··· The data ···

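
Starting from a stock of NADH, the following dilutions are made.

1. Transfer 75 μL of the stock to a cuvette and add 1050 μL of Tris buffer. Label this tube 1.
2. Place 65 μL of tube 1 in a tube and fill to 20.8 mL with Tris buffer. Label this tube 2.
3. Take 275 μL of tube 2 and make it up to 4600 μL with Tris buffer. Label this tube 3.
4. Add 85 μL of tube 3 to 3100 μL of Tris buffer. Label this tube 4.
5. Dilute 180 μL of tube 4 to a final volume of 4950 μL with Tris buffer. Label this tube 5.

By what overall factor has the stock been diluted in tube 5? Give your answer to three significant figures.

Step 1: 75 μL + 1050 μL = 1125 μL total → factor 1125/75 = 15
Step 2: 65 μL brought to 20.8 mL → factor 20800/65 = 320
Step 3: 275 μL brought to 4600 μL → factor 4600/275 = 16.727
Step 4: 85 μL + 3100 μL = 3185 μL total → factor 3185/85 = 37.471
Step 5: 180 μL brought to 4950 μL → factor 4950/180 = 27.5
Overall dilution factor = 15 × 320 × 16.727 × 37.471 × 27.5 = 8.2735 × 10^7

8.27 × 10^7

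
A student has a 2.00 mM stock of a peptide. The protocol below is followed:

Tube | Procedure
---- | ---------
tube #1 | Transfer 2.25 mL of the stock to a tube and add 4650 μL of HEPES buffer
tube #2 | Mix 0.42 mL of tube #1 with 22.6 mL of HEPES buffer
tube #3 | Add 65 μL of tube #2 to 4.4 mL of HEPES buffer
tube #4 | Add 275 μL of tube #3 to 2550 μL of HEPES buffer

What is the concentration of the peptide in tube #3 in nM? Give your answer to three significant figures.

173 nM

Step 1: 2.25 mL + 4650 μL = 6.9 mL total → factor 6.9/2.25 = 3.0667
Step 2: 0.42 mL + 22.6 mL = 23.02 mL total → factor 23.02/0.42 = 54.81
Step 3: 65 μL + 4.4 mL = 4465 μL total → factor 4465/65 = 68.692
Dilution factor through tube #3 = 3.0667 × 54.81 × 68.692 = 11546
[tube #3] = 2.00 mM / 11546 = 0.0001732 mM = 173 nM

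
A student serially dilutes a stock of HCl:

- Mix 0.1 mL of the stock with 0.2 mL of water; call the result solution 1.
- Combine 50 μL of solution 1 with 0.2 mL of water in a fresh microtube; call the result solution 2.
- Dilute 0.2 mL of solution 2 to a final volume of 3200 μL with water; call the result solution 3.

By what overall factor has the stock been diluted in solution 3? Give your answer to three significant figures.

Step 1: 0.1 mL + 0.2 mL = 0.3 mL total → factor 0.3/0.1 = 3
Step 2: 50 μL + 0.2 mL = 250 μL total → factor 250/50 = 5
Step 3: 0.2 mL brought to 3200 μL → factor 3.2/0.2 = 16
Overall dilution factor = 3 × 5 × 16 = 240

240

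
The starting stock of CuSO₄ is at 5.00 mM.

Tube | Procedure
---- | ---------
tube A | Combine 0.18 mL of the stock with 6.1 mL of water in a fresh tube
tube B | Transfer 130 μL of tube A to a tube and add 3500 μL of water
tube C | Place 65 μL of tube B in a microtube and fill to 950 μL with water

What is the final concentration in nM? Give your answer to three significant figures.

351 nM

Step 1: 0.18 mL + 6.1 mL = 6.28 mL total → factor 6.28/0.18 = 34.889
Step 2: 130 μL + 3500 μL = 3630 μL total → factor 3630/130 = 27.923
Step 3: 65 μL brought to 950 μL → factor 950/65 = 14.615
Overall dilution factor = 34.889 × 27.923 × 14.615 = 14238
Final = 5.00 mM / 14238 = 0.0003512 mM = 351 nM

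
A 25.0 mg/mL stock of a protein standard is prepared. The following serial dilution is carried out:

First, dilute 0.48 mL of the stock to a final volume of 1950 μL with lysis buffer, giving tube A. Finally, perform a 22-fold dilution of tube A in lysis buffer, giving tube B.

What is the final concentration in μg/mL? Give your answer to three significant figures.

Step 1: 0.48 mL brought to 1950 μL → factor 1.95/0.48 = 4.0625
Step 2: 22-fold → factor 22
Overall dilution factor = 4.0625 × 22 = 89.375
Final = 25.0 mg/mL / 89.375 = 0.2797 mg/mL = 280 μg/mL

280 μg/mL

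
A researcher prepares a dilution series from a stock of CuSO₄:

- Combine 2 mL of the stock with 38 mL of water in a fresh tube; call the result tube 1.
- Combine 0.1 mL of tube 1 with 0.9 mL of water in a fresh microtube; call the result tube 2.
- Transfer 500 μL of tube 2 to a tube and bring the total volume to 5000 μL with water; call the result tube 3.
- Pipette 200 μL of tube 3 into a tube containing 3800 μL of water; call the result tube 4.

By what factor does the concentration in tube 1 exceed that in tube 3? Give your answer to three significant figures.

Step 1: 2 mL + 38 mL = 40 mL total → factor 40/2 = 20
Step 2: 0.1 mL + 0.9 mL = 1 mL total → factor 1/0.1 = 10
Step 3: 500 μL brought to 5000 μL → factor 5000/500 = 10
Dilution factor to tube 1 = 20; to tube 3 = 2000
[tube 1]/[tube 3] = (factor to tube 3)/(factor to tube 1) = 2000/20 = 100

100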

···

→ Action item: Line by line, give the material above again exactly.

→ Written response:
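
Starting from a stock of NADH, the following dilutions are made.

1. Transfer 75 μL of the stock to a cuvette and add 1050 μL of Tris buffer. Label this tube 1.
2. Place 65 μL of tube 1 in a tube and fill to 20.8 mL with Tris buffer. Label this tube 2.
3. Take 275 μL of tube 2 and make it up to 4600 μL with Tris buffer. Label this tube 3.
4. Add 85 μL of tube 3 to 3100 μL of Tris buffer. Label this tube 4.
5. Dilute 180 μL of tube 4 to a final volume of 4950 μL with Tris buffer. Label this tube 5.

By what overall factor has the stock been diluted in tube 5? Give your answer to three significant figures.

Step 1: 75 μL + 1050 μL = 1125 μL total → factor 1125/75 = 15
Step 2: 65 μL brought to 20.8 mL → factor 20800/65 = 320
Step 3: 275 μL brought to 4600 μL → factor 4600/275 = 16.727
Step 4: 85 μL + 3100 μL = 3185 μL total → factor 3185/85 = 37.471
Step 5: 180 μL brought to 4950 μL → factor 4950/180 = 27.5
Overall dilution factor = 15 × 320 × 16.727 × 37.471 × 27.5 = 8.2735 × 10^7

8.27 × 10^7

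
A student has a 2.00 mM stock of a peptide. The protocol below is followed:

Tube | Procedure
---- | ---------
tube #1 | Transfer 2.25 mL of the stock to a tube and add 4650 μL of HEPES buffer
tube #2 | Mix 0.42 mL of tube #1 with 22.6 mL of HEPES buffer
tube #3 | Add 65 μL of tube #2 to 4.4 mL of HEPES buffer
tube #4 | Add 275 μL of tube #3 to 2550 μL of HEPES buffer

What is the concentration of the peptide in tube #3 in nM? Give your answer to three significant figures.

173 nM

Step 1: 2.25 mL + 4650 μL = 6.9 mL total → factor 6.9/2.25 = 3.0667
Step 2: 0.42 mL + 22.6 mL = 23.02 mL total → factor 23.02/0.42 = 54.81
Step 3: 65 μL + 4.4 mL = 4465 μL total → factor 4465/65 = 68.692
Dilution factor through tube #3 = 3.0667 × 54.81 × 68.692 = 11546
[tube #3] = 2.00 mM / 11546 = 0.0001732 mM = 173 nM

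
A student serially dilutes a stock of HCl:

- Mix 0.1 mL of the stock with 0.2 mL of water; call the result solution 1.
- Combine 50 μL of solution 1 with 0.2 mL of water in a fresh microtube; call the result solution 2.
- Dilute 0.2 mL of solution 2 to a final volume of 3200 μL with water; call the result solution 3.

By what overall factor has the stock been diluted in solution 3? Give your answer to three significant figures.

Step 1: 0.1 mL + 0.2 mL = 0.3 mL total → factor 0.3/0.1 = 3
Step 2: 50 μL + 0.2 mL = 250 μL total → factor 250/50 = 5
Step 3: 0.2 mL brought to 3200 μL → factor 3.2/0.2 = 16
Overall dilution factor = 3 × 5 × 16 = 240

240

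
The starting stock of CuSO₄ is at 5.00 mM.

Tube | Procedure
---- | ---------
tube A | Combine 0.18 mL of the stock with 6.1 mL of water in a fresh tube
tube B | Transfer 130 μL of tube A to a tube and add 3500 μL of water
tube C | Place 65 μL of tube B in a microtube and fill to 950 μL with water

What is the final concentration in nM? Give your answer to three significant figures.

351 nM

Step 1: 0.18 mL + 6.1 mL = 6.28 mL total → factor 6.28/0.18 = 34.889
Step 2: 130 μL + 3500 μL = 3630 μL total → factor 3630/130 = 27.923
Step 3: 65 μL brought to 950 μL → factor 950/65 = 14.615
Overall dilution factor = 34.889 × 27.923 × 14.615 = 14238
Final = 5.00 mM / 14238 = 0.0003512 mM = 351 nM

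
A 25.0 mg/mL stock of a protein standard is prepared. The following serial dilution is carried out:

First, dilute 0.48 mL of the stock to a final volume of 1950 μL with lysis buffer, giving tube A. Finally, perform a 22-fold dilution of tube A in lysis buffer, giving tube B.

What is the final concentration in μg/mL? Give your answer to three significant figures.

Step 1: 0.48 mL brought to 1950 μL → factor 1.95/0.48 = 4.0625
Step 2: 22-fold → factor 22
Overall dilution factor = 4.0625 × 22 = 89.375
Final = 25.0 mg/mL / 89.375 = 0.2797 mg/mL = 280 μg/mL

280 μg/mL

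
A researcher prepares a dilution series from a stock of CuSO₄:

- Combine 2 mL of the stock with 38 mL of water in a fresh tube; call the result tube 1.
- Combine 0.1 mL of tube 1 with 0.9 mL of water in a fresh microtube; call the result tube 2.
- Transfer 500 μL of tube 2 to a tube and bring the total volume to 5000 μL with water; call the result tube 3.
- Pipette 200 μL of tube 3 into a tube containing 3800 μL of water; call the result tube 4.

By what factor does the concentration in tube 1 exceed that in tube 3? Give your answer to three significant figures.

Step 1: 2 mL + 38 mL = 40 mL total → factor 40/2 = 20
Step 2: 0.1 mL + 0.9 mL = 1 mL total → factor 1/0.1 = 10
Step 3: 500 μL brought to 5000 μL → factor 5000/500 = 10
Dilution factor to tube 1 = 20; to tube 3 = 2000
[tube 1]/[tube 3] = (factor to tube 3)/(factor to tube 1) = 2000/20 = 100

100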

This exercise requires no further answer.